*** INFORMATION SHOWN ***

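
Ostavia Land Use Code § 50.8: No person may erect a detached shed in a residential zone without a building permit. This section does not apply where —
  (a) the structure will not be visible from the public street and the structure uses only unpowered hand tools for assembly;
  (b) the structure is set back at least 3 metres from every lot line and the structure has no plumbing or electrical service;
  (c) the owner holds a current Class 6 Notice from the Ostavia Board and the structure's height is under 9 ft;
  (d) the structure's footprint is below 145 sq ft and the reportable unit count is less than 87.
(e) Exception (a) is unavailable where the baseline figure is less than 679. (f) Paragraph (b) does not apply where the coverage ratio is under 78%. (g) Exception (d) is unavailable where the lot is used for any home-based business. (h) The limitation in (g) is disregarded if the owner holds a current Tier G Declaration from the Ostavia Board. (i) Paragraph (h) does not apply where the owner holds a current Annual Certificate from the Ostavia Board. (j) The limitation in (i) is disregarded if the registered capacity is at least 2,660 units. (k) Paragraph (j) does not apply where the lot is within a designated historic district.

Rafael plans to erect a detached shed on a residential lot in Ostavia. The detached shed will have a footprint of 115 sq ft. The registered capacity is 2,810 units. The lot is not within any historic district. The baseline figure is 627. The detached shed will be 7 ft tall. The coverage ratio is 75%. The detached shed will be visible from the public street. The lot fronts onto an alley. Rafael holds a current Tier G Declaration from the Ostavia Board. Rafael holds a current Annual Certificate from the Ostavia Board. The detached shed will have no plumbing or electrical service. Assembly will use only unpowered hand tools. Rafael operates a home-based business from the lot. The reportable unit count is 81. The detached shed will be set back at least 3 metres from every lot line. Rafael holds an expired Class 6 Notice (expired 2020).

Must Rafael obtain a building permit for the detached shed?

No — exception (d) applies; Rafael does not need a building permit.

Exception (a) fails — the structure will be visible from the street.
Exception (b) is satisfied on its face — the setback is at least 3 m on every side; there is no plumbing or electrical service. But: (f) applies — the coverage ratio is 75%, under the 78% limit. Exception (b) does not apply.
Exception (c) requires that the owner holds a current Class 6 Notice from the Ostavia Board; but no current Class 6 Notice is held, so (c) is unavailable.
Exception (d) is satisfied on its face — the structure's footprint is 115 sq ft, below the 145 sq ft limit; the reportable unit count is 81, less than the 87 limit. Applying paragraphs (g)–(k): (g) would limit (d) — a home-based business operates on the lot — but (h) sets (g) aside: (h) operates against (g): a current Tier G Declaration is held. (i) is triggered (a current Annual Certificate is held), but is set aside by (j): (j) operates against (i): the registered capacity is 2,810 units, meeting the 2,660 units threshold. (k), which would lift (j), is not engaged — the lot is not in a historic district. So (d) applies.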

***
*** INFORMATION SHOWN ***

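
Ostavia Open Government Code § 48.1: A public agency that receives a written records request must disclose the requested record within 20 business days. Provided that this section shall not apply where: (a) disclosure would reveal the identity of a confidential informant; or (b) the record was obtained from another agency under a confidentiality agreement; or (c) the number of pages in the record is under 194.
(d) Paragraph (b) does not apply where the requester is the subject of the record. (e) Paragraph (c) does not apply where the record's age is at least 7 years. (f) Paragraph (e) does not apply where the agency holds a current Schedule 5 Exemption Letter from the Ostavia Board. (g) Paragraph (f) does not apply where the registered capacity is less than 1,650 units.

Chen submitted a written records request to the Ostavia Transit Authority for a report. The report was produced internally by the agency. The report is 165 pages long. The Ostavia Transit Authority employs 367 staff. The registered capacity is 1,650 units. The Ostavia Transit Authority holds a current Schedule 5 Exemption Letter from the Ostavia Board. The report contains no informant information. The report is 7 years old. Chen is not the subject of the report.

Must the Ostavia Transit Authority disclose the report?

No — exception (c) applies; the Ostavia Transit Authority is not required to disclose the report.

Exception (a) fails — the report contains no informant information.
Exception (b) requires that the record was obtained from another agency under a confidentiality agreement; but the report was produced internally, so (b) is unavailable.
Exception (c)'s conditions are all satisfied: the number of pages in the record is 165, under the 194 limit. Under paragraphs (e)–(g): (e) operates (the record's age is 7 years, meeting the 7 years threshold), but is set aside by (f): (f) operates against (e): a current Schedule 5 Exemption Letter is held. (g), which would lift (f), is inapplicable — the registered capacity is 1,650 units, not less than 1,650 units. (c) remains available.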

***
*** INFORMATION SHOWN ***

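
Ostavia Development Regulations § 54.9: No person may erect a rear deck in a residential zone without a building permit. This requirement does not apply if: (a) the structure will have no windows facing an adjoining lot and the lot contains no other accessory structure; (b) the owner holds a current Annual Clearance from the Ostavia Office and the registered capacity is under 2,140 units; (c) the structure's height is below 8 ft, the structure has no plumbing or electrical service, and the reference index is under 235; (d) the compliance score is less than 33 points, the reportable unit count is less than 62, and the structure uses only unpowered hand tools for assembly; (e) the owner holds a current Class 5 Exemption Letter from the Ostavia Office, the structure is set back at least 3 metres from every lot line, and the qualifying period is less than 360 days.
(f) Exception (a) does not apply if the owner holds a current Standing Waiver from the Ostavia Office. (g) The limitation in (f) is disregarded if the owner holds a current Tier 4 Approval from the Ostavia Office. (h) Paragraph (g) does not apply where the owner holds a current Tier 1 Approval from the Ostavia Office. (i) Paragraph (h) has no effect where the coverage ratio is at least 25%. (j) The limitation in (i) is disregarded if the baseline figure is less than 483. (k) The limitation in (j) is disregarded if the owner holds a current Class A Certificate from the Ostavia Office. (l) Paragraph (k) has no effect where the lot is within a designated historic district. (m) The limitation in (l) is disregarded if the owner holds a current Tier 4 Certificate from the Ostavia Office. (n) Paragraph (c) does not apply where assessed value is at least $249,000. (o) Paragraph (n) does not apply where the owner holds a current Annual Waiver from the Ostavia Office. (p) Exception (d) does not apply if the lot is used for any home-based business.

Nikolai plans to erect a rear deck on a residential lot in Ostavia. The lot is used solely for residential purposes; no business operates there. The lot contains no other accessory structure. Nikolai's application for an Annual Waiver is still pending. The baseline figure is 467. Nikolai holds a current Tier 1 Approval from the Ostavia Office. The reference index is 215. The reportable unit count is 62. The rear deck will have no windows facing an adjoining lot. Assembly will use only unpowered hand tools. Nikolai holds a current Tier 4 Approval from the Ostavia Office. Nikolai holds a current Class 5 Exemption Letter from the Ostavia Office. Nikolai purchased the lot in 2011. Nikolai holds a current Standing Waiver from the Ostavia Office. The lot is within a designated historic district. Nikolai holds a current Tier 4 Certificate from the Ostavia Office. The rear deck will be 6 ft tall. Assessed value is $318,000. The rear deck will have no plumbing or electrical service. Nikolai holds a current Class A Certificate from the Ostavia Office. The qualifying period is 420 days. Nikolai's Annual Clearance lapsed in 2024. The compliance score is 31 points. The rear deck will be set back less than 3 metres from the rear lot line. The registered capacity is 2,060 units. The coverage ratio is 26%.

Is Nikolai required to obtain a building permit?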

***

# [ACTION ITEM]
Once you have counted the lines above that contain "Code", give that number alone.

# [RESULT OF THE EXERCISE]
2